◆ Exercise brief ◆
Transcribe the listing from its top line through the line with "x^2 y'' + (5x/3) y' + (2x^2 + 2x - 1/3) y = 0". Keep it exact, both ends included, and add nothing.

◆ Exercise input ◆

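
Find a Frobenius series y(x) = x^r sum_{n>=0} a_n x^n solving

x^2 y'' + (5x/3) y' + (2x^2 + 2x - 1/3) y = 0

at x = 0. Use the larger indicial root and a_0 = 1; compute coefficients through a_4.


Write in Frobenius form y'' + (p(x)/x) y' + (q(x)/x^2) y = 0:
  p(x) = 5/3,  q(x) = 2x^2 + 2x - 1/3.
Indicial equation: r(r-1) + (5/3) r + (-1/3) = 0 -> roots r_1 = 1/3, r_2 = -1.
Take r = r_1 = 1/3. Let y(x) = x^r sum_{n>=0} a_n x^n with a_0 = 1.
Substitute y = x^r sum a_n x^n and match x^{r+n}. The recurrence is
  D(n) a_n + 2 a_{n-1} + 2 a_{n-2} = 0,  where D(n) = (r+n)(r+n-1) + (5/3)(r+n) + (-1/3).
  a_n = [-2 a_{n-1} - 2 a_{n-2}] / D(n).
Since the indicial polynomial factors as (r - r_1)(r - r_2), D(n) = (r_1 + n - r_1)(r_1 + n - r_2) = n(n + 4/3).
Evaluating step by step (a_0 = 1):
  n = 1: D(1) = 1(1 + 4/3) = 7/3; numerator = -2(1) = -2; a_1 = (-2)/(7/3) = -6/7
  n = 2: D(2) = 2(2 + 4/3) = 20/3; numerator = -2(-6/7) - 2(1) = -2/7; a_2 = (-2/7)/(20/3) = -3/70
  n = 3: D(3) = 3(3 + 4/3) = 13; numerator = -2(-3/70) - 2(-6/7) = 9/5; a_3 = (9/5)/(13) = 9/65
  n = 4: D(4) = 4(4 + 4/3) = 64/3; numerator = -2(9/65) - 2(-3/70) = -87/455; a_4 = (-87/455)/(64/3) = -261/29120

r = 1/3; a_0 = 1; a_1 = -6/7; a_2 = -3/70; a_3 = 9/65; a_4 = -261/29120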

◆ Result for this exercise ◆
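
Find a Frobenius series y(x) = x^r sum_{n>=0} a_n x^n solving

x^2 y'' + (5x/3) y' + (2x^2 + 2x - 1/3) y = 0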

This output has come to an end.